:: Records ::
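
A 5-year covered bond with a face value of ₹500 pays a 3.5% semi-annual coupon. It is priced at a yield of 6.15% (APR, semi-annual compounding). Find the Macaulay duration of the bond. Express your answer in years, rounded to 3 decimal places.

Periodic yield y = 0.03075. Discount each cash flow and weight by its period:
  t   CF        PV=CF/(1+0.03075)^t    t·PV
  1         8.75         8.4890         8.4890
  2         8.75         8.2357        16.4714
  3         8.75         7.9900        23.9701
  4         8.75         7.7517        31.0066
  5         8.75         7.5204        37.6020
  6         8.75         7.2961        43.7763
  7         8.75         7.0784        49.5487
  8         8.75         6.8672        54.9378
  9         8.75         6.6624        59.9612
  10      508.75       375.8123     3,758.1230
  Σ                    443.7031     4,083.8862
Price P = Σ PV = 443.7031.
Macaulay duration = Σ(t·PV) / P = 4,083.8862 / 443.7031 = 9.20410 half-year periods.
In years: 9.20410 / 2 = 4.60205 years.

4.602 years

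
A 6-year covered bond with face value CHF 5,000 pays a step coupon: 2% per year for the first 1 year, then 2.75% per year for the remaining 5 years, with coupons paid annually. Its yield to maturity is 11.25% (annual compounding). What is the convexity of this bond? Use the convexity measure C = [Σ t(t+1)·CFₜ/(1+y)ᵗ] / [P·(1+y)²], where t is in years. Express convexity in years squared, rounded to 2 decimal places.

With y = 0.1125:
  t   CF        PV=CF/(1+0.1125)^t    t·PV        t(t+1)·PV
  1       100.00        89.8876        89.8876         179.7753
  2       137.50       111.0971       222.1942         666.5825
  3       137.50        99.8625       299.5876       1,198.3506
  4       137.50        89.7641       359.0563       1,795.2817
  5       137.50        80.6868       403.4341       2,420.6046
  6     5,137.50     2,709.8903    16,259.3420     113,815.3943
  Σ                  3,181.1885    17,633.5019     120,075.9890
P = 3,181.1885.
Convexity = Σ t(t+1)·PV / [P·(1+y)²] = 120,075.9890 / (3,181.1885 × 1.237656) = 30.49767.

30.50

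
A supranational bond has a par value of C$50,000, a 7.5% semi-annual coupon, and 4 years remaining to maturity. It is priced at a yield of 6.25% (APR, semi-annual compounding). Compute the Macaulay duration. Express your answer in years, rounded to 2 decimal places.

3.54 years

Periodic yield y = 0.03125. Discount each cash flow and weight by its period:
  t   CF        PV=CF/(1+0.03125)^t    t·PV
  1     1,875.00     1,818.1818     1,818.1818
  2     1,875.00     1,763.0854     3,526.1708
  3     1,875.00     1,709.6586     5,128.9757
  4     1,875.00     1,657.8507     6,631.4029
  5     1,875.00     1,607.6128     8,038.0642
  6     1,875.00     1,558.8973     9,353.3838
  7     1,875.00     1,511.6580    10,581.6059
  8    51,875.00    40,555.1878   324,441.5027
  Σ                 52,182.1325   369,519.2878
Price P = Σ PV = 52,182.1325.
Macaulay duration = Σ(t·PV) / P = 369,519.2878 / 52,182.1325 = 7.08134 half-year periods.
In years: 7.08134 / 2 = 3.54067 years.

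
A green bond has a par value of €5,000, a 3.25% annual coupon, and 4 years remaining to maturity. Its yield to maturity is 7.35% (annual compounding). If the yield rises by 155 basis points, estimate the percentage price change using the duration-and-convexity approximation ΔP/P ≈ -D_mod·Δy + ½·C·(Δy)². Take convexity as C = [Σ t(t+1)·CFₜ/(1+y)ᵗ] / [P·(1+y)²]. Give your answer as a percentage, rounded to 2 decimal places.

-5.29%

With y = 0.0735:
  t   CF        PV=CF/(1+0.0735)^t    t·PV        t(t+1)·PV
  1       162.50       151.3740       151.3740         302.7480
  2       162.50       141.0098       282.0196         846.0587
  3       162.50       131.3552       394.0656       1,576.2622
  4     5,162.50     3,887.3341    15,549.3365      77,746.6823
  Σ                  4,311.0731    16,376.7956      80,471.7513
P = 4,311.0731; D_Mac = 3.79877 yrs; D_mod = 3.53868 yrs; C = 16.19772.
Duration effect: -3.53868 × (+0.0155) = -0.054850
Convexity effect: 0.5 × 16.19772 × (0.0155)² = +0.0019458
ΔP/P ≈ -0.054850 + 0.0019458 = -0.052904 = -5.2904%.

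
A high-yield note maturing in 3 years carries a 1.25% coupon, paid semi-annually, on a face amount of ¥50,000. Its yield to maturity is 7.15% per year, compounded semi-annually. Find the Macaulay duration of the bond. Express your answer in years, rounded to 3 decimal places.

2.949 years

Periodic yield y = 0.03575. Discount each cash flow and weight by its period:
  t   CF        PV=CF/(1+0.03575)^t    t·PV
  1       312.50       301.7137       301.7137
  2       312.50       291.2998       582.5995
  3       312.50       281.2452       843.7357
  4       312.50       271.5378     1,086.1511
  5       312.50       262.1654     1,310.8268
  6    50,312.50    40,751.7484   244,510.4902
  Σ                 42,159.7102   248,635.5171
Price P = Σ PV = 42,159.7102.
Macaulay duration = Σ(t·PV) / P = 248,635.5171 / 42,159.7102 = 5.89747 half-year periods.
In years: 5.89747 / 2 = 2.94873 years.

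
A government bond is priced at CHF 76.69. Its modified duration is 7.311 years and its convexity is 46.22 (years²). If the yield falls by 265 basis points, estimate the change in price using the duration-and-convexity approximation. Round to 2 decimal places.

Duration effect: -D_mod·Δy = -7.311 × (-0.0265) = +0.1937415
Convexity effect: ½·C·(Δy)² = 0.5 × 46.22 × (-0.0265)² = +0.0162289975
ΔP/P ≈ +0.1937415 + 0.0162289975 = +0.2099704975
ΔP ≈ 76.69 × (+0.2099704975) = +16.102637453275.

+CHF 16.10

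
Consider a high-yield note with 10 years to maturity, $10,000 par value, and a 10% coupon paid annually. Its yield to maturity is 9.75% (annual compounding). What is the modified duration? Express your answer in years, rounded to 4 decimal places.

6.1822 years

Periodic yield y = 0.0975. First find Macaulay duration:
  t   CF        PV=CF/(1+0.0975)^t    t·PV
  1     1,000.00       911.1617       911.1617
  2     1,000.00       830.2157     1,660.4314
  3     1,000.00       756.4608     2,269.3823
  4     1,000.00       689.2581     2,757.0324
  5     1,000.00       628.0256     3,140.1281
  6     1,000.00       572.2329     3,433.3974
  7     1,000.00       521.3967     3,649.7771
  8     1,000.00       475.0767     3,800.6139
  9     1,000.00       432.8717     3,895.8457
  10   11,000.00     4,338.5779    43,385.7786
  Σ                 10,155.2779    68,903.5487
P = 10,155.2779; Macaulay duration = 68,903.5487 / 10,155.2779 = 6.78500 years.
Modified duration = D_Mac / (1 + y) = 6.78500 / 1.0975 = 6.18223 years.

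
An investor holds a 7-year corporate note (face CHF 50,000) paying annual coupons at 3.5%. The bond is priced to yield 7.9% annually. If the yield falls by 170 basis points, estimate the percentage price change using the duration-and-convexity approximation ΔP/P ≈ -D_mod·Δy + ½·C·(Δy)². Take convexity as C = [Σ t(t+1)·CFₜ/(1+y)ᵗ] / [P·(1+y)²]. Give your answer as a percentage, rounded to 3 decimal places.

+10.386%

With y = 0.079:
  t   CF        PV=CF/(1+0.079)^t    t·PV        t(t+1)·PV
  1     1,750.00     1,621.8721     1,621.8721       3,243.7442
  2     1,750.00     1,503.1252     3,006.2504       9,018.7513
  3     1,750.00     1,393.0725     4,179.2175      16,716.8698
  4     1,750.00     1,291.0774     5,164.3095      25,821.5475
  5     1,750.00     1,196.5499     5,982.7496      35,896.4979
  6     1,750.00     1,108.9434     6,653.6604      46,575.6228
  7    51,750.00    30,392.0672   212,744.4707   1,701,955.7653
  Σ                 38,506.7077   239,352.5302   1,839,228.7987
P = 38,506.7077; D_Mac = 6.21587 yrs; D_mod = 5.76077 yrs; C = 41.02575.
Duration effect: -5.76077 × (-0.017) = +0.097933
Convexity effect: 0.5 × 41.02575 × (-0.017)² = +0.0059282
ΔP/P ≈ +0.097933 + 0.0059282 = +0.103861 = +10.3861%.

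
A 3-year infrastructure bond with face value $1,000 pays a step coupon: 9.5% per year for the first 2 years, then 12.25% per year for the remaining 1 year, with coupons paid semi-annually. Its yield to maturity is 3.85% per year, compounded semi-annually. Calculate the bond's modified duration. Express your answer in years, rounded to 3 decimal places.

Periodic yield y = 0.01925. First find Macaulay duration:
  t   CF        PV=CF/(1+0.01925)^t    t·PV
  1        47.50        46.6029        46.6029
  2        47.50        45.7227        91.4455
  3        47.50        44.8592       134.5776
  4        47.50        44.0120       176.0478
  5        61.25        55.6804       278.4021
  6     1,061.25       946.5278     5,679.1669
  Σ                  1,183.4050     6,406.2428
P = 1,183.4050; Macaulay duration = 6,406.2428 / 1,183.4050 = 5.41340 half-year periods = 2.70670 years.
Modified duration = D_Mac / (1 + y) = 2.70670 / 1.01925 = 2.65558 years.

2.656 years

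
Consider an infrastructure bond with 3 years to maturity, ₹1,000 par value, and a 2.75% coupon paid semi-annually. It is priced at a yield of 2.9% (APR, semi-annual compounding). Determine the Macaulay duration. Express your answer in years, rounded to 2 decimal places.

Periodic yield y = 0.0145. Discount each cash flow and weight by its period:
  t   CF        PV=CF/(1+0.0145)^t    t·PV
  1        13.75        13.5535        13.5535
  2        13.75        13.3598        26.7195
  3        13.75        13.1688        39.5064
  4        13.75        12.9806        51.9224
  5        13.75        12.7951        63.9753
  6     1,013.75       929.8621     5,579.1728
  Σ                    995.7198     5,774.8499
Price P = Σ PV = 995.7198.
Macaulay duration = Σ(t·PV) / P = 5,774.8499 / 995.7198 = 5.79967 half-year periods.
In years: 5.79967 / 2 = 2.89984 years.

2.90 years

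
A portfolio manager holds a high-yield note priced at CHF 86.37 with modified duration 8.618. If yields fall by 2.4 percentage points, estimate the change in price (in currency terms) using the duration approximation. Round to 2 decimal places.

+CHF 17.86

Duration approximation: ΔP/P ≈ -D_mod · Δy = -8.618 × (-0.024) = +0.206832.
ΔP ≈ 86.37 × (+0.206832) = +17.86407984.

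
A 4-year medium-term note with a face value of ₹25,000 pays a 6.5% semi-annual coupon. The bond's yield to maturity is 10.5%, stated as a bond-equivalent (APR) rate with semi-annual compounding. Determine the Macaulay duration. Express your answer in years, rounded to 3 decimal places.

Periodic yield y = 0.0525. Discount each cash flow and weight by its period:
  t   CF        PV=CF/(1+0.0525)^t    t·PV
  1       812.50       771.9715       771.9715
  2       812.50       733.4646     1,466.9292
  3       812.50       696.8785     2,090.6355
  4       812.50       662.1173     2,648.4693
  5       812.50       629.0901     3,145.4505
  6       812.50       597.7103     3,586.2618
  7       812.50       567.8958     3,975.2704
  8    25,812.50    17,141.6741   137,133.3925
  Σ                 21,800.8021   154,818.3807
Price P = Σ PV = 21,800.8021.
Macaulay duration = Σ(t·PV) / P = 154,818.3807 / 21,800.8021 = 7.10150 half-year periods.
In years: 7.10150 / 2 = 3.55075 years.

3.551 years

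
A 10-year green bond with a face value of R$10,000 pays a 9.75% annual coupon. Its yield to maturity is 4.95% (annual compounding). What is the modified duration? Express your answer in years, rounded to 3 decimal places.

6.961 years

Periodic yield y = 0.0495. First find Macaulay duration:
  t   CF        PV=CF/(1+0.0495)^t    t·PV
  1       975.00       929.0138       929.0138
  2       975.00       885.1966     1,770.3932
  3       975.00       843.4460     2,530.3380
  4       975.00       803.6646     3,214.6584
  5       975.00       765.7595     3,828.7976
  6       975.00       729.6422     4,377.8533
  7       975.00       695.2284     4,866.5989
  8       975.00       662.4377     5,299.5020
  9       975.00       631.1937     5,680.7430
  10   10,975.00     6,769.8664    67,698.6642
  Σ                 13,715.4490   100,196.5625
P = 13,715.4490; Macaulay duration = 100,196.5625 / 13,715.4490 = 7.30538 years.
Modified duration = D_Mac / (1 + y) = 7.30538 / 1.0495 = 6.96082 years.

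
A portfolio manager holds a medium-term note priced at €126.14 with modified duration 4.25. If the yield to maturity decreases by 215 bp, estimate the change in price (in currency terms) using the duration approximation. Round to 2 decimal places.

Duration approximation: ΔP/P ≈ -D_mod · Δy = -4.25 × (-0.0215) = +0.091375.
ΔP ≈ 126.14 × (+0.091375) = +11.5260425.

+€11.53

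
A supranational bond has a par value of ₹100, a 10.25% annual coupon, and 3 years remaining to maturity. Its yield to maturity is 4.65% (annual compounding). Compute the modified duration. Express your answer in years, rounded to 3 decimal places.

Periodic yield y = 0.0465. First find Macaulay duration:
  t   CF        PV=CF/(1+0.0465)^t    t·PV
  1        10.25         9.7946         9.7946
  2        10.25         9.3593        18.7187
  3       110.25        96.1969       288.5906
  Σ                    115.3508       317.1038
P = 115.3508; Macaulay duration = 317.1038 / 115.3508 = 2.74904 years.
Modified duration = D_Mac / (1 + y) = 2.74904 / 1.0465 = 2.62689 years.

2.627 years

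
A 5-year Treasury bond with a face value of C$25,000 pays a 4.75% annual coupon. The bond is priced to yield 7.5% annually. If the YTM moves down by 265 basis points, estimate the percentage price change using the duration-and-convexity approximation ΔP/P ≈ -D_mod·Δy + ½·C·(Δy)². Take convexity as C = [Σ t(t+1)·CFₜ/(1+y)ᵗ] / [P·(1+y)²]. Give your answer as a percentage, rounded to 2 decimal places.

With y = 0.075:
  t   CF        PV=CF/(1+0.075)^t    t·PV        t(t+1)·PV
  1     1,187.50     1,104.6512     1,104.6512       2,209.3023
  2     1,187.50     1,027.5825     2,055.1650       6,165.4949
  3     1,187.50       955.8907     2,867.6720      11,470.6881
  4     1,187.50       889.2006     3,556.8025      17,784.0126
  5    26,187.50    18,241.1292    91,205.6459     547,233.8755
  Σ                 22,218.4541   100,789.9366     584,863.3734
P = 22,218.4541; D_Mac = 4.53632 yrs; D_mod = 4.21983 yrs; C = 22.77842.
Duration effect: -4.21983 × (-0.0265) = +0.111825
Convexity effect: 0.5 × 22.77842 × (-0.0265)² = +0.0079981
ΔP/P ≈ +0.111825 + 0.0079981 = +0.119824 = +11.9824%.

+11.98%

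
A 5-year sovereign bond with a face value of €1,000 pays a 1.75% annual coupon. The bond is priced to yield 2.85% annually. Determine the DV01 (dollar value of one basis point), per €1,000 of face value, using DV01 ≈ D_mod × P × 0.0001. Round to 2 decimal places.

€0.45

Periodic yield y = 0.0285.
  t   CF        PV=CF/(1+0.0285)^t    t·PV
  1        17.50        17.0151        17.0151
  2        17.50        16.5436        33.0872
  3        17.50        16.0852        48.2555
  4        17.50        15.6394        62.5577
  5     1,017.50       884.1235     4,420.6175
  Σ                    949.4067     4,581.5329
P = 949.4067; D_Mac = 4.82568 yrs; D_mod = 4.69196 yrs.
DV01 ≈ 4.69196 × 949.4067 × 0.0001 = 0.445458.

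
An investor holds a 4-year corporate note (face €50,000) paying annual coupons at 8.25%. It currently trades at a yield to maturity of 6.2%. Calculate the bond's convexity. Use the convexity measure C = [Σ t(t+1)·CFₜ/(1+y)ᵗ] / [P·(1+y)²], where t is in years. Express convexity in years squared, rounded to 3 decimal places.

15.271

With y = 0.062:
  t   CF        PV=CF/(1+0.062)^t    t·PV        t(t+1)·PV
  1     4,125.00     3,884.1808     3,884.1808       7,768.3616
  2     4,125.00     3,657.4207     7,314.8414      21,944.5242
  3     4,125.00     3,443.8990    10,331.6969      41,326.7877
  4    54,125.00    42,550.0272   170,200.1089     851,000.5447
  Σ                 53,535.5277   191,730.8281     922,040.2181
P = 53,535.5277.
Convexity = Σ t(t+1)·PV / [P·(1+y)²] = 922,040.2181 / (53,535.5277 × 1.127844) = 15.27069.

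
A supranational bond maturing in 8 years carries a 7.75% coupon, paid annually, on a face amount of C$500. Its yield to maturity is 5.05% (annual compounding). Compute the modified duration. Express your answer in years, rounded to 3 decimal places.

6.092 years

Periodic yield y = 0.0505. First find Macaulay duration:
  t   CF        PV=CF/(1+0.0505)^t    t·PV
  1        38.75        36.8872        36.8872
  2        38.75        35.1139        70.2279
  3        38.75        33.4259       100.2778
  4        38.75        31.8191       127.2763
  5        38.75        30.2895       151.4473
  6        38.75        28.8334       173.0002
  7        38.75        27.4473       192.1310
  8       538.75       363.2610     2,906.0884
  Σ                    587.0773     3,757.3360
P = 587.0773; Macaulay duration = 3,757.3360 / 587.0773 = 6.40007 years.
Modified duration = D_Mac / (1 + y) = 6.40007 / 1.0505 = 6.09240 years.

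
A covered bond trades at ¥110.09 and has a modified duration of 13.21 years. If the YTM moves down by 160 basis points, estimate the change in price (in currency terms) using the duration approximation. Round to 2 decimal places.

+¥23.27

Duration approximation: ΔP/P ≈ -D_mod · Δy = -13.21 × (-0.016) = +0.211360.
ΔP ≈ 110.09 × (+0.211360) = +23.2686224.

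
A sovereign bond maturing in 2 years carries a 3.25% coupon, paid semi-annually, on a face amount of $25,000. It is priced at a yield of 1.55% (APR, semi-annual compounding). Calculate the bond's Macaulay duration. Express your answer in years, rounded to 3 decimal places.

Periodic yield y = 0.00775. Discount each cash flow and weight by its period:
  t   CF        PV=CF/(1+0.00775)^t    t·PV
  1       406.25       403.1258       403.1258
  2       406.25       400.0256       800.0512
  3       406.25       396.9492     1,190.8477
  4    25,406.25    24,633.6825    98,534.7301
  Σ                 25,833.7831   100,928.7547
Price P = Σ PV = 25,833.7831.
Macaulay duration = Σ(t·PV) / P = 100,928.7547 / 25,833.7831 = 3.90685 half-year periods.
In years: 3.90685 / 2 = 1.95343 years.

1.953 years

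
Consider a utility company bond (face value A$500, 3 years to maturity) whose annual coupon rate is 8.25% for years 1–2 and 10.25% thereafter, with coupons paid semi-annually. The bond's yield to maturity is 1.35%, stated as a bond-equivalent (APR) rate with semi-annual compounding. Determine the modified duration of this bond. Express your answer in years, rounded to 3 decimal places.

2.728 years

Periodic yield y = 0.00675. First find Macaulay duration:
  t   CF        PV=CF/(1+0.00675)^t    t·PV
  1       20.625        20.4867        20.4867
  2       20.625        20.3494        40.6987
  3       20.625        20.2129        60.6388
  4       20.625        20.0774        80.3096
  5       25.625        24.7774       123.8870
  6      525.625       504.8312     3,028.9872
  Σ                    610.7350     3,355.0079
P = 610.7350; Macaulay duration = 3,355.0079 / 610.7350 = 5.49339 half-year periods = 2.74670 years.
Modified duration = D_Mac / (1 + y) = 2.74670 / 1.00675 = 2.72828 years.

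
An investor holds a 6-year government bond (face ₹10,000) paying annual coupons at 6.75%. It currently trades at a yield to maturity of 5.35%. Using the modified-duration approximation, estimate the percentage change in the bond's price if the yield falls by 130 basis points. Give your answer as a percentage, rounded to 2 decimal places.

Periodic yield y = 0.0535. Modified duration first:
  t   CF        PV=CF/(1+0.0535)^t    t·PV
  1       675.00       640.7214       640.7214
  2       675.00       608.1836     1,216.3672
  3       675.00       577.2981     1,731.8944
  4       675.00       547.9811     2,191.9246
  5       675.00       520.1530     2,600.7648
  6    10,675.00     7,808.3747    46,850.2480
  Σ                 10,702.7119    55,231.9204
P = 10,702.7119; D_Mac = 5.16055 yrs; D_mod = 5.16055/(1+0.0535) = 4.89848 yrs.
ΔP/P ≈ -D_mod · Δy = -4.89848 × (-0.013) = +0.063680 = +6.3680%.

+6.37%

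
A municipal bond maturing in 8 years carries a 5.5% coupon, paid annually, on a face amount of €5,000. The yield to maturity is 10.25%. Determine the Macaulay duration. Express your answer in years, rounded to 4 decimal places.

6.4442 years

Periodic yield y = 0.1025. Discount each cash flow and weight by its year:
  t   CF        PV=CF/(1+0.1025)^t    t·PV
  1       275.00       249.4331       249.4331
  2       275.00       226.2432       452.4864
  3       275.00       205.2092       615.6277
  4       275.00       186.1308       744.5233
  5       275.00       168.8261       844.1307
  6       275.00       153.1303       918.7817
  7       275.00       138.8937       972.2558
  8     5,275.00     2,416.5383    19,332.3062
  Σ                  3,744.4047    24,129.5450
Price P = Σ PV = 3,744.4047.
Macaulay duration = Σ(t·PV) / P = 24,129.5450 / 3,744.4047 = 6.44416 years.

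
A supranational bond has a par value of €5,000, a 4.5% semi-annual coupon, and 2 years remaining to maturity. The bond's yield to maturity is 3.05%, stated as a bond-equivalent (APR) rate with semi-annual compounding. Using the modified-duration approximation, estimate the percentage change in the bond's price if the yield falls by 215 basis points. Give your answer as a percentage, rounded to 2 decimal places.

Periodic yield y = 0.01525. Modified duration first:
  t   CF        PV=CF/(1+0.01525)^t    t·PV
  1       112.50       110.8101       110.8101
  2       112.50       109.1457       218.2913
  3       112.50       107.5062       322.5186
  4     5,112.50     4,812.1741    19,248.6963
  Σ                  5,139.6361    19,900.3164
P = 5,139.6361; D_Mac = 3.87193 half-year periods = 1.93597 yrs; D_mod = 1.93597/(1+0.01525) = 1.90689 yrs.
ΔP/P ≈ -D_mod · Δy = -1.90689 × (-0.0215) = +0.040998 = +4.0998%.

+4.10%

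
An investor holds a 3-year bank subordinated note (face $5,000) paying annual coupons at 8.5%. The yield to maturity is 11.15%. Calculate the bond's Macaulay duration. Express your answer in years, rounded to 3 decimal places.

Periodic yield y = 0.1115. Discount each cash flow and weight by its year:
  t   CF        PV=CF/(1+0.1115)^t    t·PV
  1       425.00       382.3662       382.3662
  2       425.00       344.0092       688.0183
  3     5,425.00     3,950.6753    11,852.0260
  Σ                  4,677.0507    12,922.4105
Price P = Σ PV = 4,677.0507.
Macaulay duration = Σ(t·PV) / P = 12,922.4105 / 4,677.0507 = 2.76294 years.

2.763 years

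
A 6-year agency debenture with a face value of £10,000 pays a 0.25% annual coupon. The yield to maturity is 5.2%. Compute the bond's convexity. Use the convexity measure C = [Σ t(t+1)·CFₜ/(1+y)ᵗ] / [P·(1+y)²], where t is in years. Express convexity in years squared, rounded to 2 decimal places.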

:: Task prompt ::
Each line from the one that contains "A supranational bond has a par value of €5,000, a" to the end of the data should be set down exactly, both ends included.

:: Answer box ::
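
A supranational bond has a par value of €5,000, a 4.5% semi-annual coupon, and 2 years remaining to maturity. The bond's yield to maturity is 3.05%, stated as a bond-equivalent (APR) rate with semi-annual compounding. Using the modified-duration approximation, estimate the percentage change in the bond's price if the yield falls by 215 basis points. Give your answer as a percentage, rounded to 2 decimal places.

Periodic yield y = 0.01525. Modified duration first:
  t   CF        PV=CF/(1+0.01525)^t    t·PV
  1       112.50       110.8101       110.8101
  2       112.50       109.1457       218.2913
  3       112.50       107.5062       322.5186
  4     5,112.50     4,812.1741    19,248.6963
  Σ                  5,139.6361    19,900.3164
P = 5,139.6361; D_Mac = 3.87193 half-year periods = 1.93597 yrs; D_mod = 1.93597/(1+0.01525) = 1.90689 yrs.
ΔP/P ≈ -D_mod · Δy = -1.90689 × (-0.0215) = +0.040998 = +4.0998%.

+4.10%

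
An investor holds a 3-year bank subordinated note (face $5,000) paying annual coupons at 8.5%. The yield to maturity is 11.15%. Calculate the bond's Macaulay duration. Express your answer in years, rounded to 3 decimal places.

Periodic yield y = 0.1115. Discount each cash flow and weight by its year:
  t   CF        PV=CF/(1+0.1115)^t    t·PV
  1       425.00       382.3662       382.3662
  2       425.00       344.0092       688.0183
  3     5,425.00     3,950.6753    11,852.0260
  Σ                  4,677.0507    12,922.4105
Price P = Σ PV = 4,677.0507.
Macaulay duration = Σ(t·PV) / P = 12,922.4105 / 4,677.0507 = 2.76294 years.

2.763 years

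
A 6-year agency debenture with a face value of £10,000 pays a 0.25% annual coupon. The yield to maturity is 5.2%. Compute the bond's convexity. Use the convexity measure C = [Σ t(t+1)·CFₜ/(1+y)ᵗ] / [P·(1+y)²], where t is in years. Express convexity in years squared, rounded to 2 decimal places.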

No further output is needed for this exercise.